(Stored data)
--*--

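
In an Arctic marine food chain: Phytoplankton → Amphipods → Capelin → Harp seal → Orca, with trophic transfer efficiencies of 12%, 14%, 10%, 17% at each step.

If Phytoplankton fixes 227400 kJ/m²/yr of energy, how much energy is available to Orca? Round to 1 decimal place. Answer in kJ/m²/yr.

64.9 kJ/m²/yr

Amphipods: 227400 × 0.12 = 27288 kJ/m²/yr
Capelin: 27288 × 0.14 = 3820.32 kJ/m²/yr
Harp seal: 3820.32 × 0.1 = 382.032 kJ/m²/yr
Orca: 382.032 × 0.17 = 64.94544 kJ/m²/yr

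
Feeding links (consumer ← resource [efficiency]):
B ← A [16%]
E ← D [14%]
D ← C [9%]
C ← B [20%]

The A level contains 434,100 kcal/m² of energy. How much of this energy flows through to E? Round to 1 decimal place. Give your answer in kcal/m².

B: 434100 × 0.16 = 69456 kcal/m²
C: 69456 × 0.2 = 13891.2 kcal/m²
D: 13891.2 × 0.09 = 1250.208 kcal/m²
E: 1250.208 × 0.14 = 175.02912 kcal/m²

175.0 kcal/m²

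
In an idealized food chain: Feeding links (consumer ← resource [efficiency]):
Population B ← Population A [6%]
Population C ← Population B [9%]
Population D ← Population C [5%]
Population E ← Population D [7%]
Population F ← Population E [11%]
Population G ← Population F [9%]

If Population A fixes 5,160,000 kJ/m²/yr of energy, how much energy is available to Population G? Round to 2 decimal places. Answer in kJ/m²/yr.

Population B: 5160000 × 0.06 = 309600 kJ/m²/yr
Population C: 309600 × 0.09 = 27864 kJ/m²/yr
Population D: 27864 × 0.05 = 1393.2 kJ/m²/yr
Population E: 1393.2 × 0.07 = 97.524 kJ/m²/yr
Population F: 97.524 × 0.11 = 10.72764 kJ/m²/yr
Population G: 10.72764 × 0.09 = 0.9654876 kJ/m²/yr

0.97 kJ/m²/yr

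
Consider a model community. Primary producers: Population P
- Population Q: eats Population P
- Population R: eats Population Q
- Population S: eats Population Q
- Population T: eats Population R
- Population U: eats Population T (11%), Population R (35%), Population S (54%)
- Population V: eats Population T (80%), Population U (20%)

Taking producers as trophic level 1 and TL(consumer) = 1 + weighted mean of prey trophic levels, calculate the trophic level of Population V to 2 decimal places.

Population Q: 1 + 1 = 2
Population R: 1 + 2 = 3
Population S: 1 + 2 = 3
Population T: 1 + 3 = 4
Population U: 1 + (0.11×4 + 0.35×3 + 0.54×3) = 4.11
Population V: 1 + (0.8×4 + 0.2×4.11) = 5.022

5.02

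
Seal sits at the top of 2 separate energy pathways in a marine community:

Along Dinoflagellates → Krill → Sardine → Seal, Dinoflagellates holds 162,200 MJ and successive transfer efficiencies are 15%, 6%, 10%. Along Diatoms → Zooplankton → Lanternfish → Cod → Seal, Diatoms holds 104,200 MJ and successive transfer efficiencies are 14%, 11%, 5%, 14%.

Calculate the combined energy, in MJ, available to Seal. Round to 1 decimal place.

157.2 MJ

Via Dinoflagellates: 162200 × 0.15 × 0.06 × 0.1 = 145.98 MJ
Via Diatoms: 104200 × 0.14 × 0.11 × 0.05 × 0.14 = 11.23276 MJ
Total at Seal: 145.98 + 11.23276 = 157.21276 MJ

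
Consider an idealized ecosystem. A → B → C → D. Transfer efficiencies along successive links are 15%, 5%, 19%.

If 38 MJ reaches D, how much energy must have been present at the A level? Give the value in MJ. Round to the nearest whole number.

Cumulative transfer efficiency: 0.15 × 0.05 × 0.19 = 0.001425
A energy = 38 / 0.001425 = 26667 MJ

26667 MJ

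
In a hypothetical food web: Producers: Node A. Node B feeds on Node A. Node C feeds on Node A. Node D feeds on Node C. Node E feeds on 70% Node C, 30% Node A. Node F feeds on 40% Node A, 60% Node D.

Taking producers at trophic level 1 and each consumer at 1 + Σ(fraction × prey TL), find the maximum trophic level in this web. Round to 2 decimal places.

Node B: 1 + 1 = 2
Node C: 1 + 1 = 2
Node D: 1 + 2 = 3
Node E: 1 + (0.7×2 + 0.3×1) = 2.7
Node F: 1 + (0.4×1 + 0.6×3) = 3.2

3.20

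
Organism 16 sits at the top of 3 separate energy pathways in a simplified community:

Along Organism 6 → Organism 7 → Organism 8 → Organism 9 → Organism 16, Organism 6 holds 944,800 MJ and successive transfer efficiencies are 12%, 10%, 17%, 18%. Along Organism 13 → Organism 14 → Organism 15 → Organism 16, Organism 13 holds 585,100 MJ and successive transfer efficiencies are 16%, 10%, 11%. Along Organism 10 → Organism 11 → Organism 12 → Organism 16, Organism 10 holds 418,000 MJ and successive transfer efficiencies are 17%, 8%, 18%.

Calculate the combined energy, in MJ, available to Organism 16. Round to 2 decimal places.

2399.97 MJ

Via Organism 6: 944800 × 0.12 × 0.1 × 0.17 × 0.18 = 346.93056 MJ
Via Organism 13: 585100 × 0.16 × 0.1 × 0.11 = 1029.776 MJ
Via Organism 10: 418000 × 0.17 × 0.08 × 0.18 = 1023.264 MJ
Total at Organism 16: 346.93056 + 1029.776 + 1023.264 = 2399.97056 MJ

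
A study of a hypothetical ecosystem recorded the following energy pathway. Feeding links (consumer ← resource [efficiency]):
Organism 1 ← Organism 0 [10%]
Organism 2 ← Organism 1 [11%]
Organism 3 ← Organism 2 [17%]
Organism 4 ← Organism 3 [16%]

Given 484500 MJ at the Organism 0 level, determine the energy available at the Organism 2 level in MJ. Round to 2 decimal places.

Organism 1: 484500 × 0.1 = 48450 MJ
Organism 2: 48450 × 0.11 = 5329.5 MJ

5329.50 MJ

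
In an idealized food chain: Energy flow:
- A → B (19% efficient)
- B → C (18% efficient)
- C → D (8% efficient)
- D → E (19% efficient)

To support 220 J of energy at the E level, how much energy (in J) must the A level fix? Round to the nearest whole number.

423207 J

Cumulative transfer efficiency: 0.19 × 0.18 × 0.08 × 0.19 = 0.00051984
A energy = 220 / 0.00051984 = 423207 J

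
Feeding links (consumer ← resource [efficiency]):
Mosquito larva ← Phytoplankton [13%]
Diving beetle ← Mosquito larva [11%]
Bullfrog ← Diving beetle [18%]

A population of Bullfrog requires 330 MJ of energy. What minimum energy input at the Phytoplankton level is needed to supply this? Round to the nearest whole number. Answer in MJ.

128205 MJ

Cumulative transfer efficiency: 0.13 × 0.11 × 0.18 = 0.002574
Phytoplankton energy = 330 / 0.002574 = 128205 MJ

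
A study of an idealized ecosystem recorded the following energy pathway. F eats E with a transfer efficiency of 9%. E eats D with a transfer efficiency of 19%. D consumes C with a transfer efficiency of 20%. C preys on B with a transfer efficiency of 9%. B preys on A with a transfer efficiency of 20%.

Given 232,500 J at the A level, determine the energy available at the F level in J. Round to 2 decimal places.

14.31 J

B: 232500 × 0.2 = 46500 J
C: 46500 × 0.09 = 4185 J
D: 4185 × 0.2 = 837 J
E: 837 × 0.19 = 159.03 J
F: 159.03 × 0.09 = 14.3127 J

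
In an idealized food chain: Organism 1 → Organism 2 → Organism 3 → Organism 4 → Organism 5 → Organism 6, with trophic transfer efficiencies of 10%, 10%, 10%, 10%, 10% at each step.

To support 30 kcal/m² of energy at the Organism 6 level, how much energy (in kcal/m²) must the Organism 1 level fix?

3000000 kcal/m²

Cumulative transfer efficiency: 0.1 × 0.1 × 0.1 × 0.1 × 0.1 = 0.00001
Organism 1 energy = 30 / 0.00001 = 3000000 kcal/m²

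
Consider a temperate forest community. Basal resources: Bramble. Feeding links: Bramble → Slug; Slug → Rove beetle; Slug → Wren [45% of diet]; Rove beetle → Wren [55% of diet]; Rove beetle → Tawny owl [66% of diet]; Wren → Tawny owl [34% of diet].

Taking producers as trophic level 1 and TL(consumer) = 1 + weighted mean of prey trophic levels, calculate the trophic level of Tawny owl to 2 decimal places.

Slug: 1 + 1 = 2
Rove beetle: 1 + 2 = 3
Wren: 1 + (0.45×2 + 0.55×3) = 3.55
Tawny owl: 1 + (0.66×3 + 0.34×3.55) = 4.187

4.19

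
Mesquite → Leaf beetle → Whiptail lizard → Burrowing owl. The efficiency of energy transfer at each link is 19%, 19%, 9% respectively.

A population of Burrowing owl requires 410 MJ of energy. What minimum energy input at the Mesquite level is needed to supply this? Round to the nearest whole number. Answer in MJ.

Cumulative transfer efficiency: 0.19 × 0.19 × 0.09 = 0.003249
Mesquite energy = 410 / 0.003249 = 126193 MJ

126193 MJ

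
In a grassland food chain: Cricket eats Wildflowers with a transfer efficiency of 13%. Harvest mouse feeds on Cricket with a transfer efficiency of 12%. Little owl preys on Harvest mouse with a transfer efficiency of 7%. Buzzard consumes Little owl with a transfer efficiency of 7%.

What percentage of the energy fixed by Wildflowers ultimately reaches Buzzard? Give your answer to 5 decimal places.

Product of link efficiencies: 0.13 × 0.12 × 0.07 × 0.07 = 0.00007644
As a percentage: 0.00007644 × 100 = 0.00764%

0.00764%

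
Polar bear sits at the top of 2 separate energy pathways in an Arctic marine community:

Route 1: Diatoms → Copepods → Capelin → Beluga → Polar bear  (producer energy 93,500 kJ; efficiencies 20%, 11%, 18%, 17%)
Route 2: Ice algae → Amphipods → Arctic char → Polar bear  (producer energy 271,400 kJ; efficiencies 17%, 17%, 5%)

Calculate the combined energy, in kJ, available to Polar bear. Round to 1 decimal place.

Route 1: 93500 × 0.2 × 0.11 × 0.18 × 0.17 = 62.9442 kJ
Route 2: 271400 × 0.17 × 0.17 × 0.05 = 392.173 kJ
Total at Polar bear: 62.9442 + 392.173 = 455.1172 kJ

455.1 kJ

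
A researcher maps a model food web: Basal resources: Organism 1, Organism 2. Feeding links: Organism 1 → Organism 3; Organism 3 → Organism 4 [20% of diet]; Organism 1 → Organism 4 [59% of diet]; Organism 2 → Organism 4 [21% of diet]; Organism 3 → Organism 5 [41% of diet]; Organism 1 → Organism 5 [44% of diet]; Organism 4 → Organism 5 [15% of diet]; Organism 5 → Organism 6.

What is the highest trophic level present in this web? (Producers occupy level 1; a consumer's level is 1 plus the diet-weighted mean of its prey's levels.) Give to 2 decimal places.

3.59

Organism 3: 1 + 1 = 2
Organism 4: 1 + (0.2×2 + 0.59×1 + 0.21×1) = 2.2
Organism 5: 1 + (0.41×2 + 0.44×1 + 0.15×2.2) = 2.59
Organism 6: 1 + 2.59 = 3.59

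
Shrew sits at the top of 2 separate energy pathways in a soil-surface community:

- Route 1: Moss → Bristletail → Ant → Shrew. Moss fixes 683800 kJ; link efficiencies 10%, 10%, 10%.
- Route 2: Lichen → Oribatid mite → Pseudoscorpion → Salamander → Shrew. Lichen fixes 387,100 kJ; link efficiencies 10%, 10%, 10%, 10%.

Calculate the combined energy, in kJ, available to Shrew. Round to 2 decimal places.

722.51 kJ

Route 1: 683800 × 0.1 × 0.1 × 0.1 = 683.8 kJ
Route 2: 387100 × 0.1 × 0.1 × 0.1 × 0.1 = 38.71 kJ
Total at Shrew: 683.8 + 38.71 = 722.51 kJ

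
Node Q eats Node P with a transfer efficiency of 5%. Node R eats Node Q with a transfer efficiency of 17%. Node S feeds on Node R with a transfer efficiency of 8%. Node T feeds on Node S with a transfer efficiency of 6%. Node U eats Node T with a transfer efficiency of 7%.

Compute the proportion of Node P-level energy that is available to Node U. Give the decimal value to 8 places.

0.00000286

Product of link efficiencies: 0.05 × 0.17 × 0.08 × 0.06 × 0.07 = 0.000002856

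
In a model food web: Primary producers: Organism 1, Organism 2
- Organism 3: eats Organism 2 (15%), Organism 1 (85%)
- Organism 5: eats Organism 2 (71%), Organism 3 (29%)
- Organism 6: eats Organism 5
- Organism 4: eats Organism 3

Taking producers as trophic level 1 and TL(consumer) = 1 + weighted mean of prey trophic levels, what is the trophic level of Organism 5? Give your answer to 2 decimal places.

Organism 3: 1 + (0.15×1 + 0.85×1) = 2
Organism 4: 1 + 2 = 3
Organism 5: 1 + (0.71×1 + 0.29×2) = 2.29
Organism 6: 1 + 2.29 = 3.29

2.29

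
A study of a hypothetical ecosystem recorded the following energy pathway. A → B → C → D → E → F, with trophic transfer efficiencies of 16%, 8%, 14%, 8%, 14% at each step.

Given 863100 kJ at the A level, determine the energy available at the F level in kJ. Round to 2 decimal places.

17.32 kJ

B: 863100 × 0.16 = 138096 kJ
C: 138096 × 0.08 = 11047.68 kJ
D: 11047.68 × 0.14 = 1546.6752 kJ
E: 1546.6752 × 0.08 = 123.734016 kJ
F: 123.734016 × 0.14 = 17.32276224 kJ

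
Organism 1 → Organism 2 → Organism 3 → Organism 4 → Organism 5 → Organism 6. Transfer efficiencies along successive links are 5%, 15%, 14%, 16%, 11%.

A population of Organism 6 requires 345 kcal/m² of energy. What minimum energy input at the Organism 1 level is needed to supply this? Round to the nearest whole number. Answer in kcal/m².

18668831 kcal/m²

Cumulative transfer efficiency: 0.05 × 0.15 × 0.14 × 0.16 × 0.11 = 0.00001848
Organism 1 energy = 345 / 0.00001848 = 18668831 kcal/m²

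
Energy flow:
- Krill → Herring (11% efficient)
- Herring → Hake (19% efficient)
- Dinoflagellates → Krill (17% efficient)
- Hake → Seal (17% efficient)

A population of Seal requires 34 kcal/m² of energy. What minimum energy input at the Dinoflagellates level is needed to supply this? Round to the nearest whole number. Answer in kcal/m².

56290 kcal/m²

Cumulative transfer efficiency: 0.17 × 0.11 × 0.19 × 0.17 = 0.00060401
Dinoflagellates energy = 34 / 0.00060401 = 56290 kcal/m²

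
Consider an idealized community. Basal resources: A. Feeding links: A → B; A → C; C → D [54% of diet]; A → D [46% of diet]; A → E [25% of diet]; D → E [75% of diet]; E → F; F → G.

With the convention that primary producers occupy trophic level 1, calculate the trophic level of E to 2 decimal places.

3.16

B: 1 + 1 = 2
C: 1 + 1 = 2
D: 1 + (0.54×2 + 0.46×1) = 2.54
E: 1 + (0.25×1 + 0.75×2.54) = 3.155
F: 1 + 3.155 = 4.155
G: 1 + 4.155 = 5.155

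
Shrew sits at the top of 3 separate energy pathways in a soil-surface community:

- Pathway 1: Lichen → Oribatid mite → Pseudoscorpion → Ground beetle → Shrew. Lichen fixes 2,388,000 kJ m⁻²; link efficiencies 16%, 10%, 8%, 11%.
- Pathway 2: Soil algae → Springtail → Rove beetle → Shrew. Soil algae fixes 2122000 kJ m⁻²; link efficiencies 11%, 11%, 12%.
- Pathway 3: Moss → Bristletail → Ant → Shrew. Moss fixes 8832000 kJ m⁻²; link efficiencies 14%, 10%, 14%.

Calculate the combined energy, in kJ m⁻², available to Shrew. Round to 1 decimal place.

20728.1 kJ m⁻²

Pathway 1: 2388000 × 0.16 × 0.1 × 0.08 × 0.11 = 336.2304 kJ m⁻²
Pathway 2: 2122000 × 0.11 × 0.11 × 0.12 = 3081.144 kJ m⁻²
Pathway 3: 8832000 × 0.14 × 0.1 × 0.14 = 17310.72 kJ m⁻²
Total at Shrew: 336.2304 + 3081.144 + 17310.72 = 20728.0944 kJ m⁻²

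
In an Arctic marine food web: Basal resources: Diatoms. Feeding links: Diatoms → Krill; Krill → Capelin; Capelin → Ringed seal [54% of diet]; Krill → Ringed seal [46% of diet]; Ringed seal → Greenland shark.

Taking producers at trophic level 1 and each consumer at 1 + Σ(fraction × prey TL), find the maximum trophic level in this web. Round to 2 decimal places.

Krill: 1 + 1 = 2
Capelin: 1 + 2 = 3
Ringed seal: 1 + (0.54×3 + 0.46×2) = 3.54
Greenland shark: 1 + 3.54 = 4.54

4.54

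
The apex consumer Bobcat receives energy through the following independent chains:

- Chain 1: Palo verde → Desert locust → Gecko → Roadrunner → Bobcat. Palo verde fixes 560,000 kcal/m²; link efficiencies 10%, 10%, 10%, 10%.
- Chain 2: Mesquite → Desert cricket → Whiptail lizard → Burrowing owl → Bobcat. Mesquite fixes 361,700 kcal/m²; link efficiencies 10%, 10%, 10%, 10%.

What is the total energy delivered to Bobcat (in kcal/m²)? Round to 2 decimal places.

Chain 1: 560000 × 0.1 × 0.1 × 0.1 × 0.1 = 56 kcal/m²
Chain 2: 361700 × 0.1 × 0.1 × 0.1 × 0.1 = 36.17 kcal/m²
Total at Bobcat: 56 + 36.17 = 92.17 kcal/m²

92.17 kcal/m²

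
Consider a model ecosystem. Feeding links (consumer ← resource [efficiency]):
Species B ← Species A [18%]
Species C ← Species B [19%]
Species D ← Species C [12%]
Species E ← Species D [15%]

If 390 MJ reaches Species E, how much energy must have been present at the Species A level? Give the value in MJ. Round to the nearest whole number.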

--*--

From the records above, retype only the lines starting at the line that contains "Population C ← Population B [9%]" and ending at the line that contains "- Population V: eats", both included.

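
Population C ← Population B [9%]
Population D ← Population C [5%]
Population E ← Population D [7%]
Population F ← Population E [11%]
Population G ← Population F [9%]

If Population A fixes 5,160,000 kJ/m²/yr of energy, how much energy is available to Population G? Round to 2 decimal places. Answer in kJ/m²/yr.

Population B: 5160000 × 0.06 = 309600 kJ/m²/yr
Population C: 309600 × 0.09 = 27864 kJ/m²/yr
Population D: 27864 × 0.05 = 1393.2 kJ/m²/yr
Population E: 1393.2 × 0.07 = 97.524 kJ/m²/yr
Population F: 97.524 × 0.11 = 10.72764 kJ/m²/yr
Population G: 10.72764 × 0.09 = 0.9654876 kJ/m²/yr

0.97 kJ/m²/yr

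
Consider a model community. Primary producers: Population P
- Population Q: eats Population P
- Population R: eats Population Q
- Population S: eats Population Q
- Population T: eats Population R
- Population U: eats Population T (11%), Population R (35%), Population S (54%)
- Population V: eats Population T (80%), Population U (20%)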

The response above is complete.